Stored items

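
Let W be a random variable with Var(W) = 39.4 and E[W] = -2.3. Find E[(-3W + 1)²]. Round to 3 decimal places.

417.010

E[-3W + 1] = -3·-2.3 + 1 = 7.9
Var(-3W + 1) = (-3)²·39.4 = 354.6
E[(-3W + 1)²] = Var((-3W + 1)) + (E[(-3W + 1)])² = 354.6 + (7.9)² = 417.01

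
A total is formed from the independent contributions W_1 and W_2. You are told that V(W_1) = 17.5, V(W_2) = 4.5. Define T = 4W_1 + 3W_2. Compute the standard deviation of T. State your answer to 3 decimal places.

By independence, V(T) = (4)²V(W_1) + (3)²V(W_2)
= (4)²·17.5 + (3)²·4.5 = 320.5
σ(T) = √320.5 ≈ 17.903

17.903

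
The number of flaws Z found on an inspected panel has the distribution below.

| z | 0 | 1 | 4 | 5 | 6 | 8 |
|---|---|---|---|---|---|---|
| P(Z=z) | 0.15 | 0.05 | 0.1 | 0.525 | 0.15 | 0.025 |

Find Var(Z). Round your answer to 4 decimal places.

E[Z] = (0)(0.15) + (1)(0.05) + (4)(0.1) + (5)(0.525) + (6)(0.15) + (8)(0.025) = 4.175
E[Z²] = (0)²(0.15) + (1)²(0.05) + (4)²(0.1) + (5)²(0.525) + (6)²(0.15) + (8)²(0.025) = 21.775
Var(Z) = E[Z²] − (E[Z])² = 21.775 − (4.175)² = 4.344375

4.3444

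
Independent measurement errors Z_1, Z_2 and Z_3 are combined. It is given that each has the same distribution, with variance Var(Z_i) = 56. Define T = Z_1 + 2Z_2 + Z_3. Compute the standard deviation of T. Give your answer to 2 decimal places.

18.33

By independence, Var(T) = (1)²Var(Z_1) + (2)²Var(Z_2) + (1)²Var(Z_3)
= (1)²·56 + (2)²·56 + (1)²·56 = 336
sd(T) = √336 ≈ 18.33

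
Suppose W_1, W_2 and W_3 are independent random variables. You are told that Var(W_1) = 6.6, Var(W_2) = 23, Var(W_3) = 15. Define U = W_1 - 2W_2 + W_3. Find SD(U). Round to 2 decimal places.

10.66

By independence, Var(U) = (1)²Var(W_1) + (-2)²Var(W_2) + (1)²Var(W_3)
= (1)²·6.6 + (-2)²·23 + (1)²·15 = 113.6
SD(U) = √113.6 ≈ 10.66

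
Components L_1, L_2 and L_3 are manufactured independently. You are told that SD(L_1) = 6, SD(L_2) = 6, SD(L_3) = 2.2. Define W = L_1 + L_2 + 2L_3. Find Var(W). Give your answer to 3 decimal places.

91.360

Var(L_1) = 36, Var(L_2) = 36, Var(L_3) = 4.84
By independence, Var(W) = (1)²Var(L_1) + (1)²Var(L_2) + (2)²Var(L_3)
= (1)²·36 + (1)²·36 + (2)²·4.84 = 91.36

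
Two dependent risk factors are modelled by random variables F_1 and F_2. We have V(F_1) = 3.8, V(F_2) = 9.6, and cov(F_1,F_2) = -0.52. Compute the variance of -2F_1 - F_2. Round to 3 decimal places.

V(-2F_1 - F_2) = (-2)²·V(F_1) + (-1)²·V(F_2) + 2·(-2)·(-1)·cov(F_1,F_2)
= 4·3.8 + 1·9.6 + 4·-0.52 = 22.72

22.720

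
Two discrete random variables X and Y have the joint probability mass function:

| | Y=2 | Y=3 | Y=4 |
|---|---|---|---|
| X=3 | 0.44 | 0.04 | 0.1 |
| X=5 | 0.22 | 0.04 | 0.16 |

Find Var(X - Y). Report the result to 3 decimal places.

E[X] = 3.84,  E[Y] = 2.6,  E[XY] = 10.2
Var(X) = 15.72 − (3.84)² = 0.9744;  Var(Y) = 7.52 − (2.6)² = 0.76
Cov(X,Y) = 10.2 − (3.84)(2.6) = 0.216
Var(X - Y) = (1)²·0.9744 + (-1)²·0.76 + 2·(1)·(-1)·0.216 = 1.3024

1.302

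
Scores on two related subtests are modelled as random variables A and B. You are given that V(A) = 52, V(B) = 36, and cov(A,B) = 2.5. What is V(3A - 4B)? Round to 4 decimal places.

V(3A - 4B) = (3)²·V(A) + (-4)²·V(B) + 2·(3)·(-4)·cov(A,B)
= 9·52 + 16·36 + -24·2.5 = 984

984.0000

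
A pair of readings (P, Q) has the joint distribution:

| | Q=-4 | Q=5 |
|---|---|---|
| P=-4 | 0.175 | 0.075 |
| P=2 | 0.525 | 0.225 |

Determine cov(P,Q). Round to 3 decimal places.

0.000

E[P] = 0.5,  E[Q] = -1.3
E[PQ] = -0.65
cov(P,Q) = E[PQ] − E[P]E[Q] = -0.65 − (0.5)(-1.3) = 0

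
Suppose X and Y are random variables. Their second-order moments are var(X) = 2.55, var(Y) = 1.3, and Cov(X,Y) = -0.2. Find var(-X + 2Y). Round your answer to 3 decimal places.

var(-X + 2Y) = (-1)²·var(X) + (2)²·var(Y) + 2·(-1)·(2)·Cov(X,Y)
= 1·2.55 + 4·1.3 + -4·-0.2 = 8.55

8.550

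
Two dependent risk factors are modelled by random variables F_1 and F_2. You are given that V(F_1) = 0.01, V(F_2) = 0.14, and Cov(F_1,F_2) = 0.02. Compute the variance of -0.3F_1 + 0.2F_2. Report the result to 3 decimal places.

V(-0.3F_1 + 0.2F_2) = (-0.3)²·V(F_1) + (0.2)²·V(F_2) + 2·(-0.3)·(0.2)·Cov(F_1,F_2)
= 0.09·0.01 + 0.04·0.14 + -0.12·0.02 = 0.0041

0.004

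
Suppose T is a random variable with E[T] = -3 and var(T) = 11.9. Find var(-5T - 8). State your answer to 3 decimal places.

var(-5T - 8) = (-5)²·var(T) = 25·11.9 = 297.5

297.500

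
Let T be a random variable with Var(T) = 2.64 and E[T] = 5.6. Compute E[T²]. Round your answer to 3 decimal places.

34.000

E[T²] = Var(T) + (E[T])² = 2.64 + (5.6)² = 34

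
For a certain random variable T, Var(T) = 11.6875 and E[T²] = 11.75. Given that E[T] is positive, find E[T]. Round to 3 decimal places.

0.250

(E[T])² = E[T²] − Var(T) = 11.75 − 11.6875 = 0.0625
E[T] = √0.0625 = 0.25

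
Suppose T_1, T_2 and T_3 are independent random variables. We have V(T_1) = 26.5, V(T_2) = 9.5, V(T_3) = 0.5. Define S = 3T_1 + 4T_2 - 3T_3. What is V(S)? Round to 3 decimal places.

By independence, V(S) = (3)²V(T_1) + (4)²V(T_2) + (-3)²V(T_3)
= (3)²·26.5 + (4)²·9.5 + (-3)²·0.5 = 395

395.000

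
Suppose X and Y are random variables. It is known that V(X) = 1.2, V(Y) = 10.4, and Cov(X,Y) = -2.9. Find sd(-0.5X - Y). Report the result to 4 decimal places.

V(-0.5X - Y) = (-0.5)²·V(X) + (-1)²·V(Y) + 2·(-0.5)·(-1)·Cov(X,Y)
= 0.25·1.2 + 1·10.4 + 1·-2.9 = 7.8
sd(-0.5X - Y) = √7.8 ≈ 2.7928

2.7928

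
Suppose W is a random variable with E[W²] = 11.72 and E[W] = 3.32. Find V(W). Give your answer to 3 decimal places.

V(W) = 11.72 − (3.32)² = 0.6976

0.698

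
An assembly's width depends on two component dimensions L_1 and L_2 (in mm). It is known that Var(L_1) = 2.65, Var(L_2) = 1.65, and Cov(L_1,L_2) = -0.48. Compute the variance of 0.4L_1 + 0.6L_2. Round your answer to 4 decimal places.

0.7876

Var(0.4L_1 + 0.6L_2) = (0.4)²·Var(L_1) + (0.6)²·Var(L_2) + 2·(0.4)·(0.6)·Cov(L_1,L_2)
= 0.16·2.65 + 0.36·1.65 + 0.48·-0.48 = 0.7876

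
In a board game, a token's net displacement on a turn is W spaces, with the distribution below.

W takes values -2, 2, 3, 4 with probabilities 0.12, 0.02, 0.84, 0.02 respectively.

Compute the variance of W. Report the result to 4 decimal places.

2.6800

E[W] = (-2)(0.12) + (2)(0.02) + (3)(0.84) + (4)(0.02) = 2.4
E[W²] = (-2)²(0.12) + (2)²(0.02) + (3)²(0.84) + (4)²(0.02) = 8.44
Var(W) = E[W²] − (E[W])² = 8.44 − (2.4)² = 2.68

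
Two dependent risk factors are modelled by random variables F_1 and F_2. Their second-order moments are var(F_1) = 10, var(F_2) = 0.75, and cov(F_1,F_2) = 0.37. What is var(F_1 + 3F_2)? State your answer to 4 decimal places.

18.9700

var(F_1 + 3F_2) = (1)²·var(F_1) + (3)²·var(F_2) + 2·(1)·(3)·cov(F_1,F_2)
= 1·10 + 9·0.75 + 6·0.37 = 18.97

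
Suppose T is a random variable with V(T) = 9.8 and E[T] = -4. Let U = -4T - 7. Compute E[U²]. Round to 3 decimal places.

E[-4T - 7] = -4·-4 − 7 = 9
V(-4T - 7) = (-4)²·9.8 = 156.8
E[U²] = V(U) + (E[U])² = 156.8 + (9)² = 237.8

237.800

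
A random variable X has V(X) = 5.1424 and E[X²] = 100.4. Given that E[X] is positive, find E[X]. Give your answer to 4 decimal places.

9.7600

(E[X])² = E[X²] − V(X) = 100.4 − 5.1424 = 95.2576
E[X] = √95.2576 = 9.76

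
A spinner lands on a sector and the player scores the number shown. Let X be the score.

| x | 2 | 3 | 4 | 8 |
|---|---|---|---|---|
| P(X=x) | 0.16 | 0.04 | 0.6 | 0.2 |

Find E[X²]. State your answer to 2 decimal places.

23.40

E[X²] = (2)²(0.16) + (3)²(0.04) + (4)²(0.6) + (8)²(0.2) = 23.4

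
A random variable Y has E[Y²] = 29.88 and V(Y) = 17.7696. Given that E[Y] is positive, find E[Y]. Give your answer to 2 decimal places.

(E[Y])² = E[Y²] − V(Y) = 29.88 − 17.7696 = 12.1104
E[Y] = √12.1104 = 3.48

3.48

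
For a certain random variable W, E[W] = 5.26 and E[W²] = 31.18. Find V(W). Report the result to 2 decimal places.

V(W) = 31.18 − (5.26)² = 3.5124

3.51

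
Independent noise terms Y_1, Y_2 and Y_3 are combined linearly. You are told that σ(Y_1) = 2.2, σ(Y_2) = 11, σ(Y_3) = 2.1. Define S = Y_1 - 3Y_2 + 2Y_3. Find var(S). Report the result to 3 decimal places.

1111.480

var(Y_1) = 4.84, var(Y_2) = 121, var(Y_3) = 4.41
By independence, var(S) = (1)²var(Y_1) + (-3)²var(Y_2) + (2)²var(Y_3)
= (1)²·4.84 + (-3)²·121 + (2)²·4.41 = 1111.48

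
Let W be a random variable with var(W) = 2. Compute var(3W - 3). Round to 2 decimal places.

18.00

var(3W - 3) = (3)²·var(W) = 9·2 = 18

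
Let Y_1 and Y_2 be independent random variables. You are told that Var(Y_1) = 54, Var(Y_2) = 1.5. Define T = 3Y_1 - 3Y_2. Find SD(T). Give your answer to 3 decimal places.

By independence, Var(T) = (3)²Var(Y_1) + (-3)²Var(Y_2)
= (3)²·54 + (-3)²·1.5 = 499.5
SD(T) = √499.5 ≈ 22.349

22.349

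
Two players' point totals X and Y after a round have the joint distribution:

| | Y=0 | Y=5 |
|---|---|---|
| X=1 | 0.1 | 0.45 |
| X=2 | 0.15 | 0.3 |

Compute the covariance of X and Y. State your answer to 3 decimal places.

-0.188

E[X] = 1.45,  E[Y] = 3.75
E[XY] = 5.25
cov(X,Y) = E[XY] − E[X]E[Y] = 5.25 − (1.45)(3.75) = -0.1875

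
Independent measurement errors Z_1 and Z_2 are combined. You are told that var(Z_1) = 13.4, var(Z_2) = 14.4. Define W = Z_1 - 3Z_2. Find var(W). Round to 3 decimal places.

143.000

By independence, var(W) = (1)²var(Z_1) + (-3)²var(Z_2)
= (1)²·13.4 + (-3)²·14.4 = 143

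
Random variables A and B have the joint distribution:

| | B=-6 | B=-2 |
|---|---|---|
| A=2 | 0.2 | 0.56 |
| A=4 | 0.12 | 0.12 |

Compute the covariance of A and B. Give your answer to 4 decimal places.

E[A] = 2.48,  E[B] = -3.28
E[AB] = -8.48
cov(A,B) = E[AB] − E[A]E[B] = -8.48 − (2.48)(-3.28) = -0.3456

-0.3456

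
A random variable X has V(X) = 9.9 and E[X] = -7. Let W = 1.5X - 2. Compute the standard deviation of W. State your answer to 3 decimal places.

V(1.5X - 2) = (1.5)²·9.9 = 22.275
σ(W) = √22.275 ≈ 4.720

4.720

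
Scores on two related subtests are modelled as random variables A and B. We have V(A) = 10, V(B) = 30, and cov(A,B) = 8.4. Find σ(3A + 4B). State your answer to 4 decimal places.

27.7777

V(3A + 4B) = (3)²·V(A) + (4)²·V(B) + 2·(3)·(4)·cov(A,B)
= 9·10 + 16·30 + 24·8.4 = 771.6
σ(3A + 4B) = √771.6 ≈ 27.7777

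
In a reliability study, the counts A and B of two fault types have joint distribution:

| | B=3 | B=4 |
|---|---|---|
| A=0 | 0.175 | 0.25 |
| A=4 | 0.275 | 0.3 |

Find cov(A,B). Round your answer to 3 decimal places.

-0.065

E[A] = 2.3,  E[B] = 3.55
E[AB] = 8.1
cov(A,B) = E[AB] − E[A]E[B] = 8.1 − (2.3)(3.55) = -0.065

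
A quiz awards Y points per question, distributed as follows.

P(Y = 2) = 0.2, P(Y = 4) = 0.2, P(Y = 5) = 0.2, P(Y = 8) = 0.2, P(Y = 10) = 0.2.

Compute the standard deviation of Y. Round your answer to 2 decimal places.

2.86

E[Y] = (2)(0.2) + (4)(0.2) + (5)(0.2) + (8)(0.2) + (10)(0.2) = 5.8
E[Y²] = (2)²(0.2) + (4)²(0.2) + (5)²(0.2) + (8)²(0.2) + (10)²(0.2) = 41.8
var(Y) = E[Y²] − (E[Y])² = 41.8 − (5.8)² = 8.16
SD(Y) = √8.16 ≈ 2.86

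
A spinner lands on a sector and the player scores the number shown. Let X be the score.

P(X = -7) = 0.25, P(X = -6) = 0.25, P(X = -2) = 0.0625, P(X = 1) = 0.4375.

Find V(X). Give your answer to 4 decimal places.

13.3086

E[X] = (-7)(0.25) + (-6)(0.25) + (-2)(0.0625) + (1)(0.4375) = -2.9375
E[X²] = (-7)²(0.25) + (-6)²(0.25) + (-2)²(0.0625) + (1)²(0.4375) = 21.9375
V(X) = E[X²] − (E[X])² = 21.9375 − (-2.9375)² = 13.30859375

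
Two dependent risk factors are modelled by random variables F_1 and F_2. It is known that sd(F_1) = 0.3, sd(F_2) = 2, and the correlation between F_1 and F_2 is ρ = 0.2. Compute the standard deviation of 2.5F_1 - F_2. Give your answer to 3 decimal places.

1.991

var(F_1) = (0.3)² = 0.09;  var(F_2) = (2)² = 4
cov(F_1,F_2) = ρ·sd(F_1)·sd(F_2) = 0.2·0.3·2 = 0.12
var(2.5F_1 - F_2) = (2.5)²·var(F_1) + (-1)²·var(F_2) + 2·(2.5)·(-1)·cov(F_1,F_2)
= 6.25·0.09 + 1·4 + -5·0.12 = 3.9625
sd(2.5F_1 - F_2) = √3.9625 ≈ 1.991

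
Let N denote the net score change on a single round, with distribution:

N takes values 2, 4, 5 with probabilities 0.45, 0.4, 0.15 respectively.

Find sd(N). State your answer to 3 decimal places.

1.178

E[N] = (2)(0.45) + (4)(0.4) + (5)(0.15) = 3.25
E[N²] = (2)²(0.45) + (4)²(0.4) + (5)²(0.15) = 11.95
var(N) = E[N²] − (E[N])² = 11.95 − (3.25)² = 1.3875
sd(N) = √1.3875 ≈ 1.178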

#### [Task instructions]
The count, and nothing else: how many lines of the entries contain the word "below"?

#### [Answer to this task]
2